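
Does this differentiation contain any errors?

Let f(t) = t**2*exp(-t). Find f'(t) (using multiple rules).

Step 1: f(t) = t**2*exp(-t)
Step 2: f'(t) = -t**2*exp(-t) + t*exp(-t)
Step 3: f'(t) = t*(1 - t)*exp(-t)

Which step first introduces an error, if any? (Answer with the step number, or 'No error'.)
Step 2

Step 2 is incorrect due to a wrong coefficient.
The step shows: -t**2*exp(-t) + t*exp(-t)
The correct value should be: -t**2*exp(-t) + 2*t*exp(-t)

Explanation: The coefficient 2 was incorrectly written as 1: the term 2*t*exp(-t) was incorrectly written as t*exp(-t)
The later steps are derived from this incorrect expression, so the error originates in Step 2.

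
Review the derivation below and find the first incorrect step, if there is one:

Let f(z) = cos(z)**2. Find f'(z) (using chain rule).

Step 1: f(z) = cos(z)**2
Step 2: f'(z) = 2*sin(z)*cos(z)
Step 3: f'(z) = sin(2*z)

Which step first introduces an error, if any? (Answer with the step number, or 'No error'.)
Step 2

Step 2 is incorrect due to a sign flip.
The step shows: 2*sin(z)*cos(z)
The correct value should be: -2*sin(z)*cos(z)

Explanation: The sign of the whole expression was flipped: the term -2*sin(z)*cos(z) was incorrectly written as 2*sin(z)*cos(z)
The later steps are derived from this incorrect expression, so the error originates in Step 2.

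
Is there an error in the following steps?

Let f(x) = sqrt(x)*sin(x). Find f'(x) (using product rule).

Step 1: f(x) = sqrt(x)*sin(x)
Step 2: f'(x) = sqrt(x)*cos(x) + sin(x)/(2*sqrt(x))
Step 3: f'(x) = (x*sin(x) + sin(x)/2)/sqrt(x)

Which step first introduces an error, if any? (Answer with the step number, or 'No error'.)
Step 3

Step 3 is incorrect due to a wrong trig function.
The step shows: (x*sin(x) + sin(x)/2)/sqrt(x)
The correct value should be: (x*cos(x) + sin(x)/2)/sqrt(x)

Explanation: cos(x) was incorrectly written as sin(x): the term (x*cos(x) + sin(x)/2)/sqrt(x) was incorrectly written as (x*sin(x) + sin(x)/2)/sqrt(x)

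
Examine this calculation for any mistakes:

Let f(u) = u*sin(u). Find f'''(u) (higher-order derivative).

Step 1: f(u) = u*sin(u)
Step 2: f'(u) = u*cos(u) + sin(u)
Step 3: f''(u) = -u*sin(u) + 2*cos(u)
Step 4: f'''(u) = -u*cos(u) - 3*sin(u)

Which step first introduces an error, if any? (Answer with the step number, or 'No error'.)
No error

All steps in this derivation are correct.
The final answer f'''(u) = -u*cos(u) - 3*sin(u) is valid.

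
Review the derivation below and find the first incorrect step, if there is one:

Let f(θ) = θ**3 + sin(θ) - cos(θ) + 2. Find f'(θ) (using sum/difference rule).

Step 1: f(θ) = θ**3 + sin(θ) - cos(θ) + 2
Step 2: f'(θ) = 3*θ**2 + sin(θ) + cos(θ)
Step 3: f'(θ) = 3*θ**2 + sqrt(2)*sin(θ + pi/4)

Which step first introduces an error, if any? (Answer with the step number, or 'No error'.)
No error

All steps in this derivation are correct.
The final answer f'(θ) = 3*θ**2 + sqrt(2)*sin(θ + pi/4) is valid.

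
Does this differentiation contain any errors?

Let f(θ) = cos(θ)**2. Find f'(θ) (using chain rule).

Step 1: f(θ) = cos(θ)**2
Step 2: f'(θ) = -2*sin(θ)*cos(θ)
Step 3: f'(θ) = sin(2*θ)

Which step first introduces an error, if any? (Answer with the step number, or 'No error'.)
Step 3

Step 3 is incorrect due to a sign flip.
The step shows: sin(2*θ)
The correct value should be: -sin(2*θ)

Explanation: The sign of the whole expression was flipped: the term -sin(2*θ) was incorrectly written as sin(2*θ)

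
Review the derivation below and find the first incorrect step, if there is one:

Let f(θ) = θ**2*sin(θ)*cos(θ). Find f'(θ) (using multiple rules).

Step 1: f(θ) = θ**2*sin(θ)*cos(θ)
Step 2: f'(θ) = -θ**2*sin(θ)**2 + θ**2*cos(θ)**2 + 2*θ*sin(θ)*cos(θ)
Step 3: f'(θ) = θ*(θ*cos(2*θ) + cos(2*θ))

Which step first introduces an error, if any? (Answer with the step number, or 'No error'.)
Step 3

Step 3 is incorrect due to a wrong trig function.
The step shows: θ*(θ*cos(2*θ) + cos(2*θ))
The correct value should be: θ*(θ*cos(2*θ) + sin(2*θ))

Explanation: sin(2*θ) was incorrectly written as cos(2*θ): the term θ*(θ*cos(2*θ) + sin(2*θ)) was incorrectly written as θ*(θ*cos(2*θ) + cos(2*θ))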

########

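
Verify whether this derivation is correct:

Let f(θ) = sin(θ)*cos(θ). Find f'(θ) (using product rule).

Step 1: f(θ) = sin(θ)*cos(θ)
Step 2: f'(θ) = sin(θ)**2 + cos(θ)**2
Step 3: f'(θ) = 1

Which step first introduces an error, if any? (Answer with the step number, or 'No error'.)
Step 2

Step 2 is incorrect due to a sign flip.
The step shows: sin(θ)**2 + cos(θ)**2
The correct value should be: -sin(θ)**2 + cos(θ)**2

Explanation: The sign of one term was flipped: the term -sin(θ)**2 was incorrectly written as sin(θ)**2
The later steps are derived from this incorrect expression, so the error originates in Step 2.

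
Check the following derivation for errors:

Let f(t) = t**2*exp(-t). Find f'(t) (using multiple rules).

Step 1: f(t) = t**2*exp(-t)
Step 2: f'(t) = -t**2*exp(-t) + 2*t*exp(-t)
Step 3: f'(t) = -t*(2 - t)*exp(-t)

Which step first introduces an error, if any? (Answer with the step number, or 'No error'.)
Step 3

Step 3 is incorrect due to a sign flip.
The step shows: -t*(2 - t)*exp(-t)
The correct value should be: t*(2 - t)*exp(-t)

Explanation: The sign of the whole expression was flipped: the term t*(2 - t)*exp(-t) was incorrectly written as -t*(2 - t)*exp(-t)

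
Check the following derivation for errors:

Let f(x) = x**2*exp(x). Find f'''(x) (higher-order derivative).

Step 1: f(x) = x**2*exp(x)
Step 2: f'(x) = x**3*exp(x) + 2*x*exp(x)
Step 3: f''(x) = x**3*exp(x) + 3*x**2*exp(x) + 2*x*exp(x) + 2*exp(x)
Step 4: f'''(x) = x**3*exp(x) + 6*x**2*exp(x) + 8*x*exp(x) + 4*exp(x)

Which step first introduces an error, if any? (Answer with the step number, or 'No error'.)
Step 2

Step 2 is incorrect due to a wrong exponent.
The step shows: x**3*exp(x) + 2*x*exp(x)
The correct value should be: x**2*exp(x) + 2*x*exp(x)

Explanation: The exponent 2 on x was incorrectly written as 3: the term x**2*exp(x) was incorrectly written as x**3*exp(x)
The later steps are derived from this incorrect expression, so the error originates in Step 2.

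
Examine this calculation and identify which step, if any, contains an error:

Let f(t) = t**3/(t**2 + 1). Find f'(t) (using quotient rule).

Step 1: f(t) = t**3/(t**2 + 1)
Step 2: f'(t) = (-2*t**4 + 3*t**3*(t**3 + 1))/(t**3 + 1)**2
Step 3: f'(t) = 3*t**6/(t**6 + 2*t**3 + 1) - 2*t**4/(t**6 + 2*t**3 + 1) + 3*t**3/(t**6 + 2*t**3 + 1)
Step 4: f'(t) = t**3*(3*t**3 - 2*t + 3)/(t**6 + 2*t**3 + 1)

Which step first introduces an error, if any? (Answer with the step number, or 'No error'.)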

########

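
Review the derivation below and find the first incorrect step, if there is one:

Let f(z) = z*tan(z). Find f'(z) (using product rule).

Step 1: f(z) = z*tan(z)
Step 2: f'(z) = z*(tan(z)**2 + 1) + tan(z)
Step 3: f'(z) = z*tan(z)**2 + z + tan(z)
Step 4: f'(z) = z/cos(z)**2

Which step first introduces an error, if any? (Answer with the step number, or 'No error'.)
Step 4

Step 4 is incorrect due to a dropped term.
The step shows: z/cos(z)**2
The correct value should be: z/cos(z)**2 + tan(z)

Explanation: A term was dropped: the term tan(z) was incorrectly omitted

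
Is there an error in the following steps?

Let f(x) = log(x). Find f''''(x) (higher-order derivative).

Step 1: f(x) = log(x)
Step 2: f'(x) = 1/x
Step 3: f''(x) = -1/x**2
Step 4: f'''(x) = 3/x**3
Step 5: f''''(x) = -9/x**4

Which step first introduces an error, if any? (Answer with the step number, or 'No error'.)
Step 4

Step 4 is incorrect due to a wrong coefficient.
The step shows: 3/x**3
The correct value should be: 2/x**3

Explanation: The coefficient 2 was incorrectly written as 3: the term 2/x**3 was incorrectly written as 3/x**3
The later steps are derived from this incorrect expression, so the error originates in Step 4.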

########

WORK INSTRUCTION:
Write out, from the lines above, only those from the line with "Let f(θ) = cos(θ)**2." to the line with "Step 3: f'(θ) = sin(2*θ)", exactly as given, including the first and the last.

OUTPUT FOR THIS EXERCISE:
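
Let f(θ) = cos(θ)**2. Find f'(θ) (using chain rule).

Step 1: f(θ) = cos(θ)**2
Step 2: f'(θ) = -2*sin(θ)*cos(θ)
Step 3: f'(θ) = sin(2*θ)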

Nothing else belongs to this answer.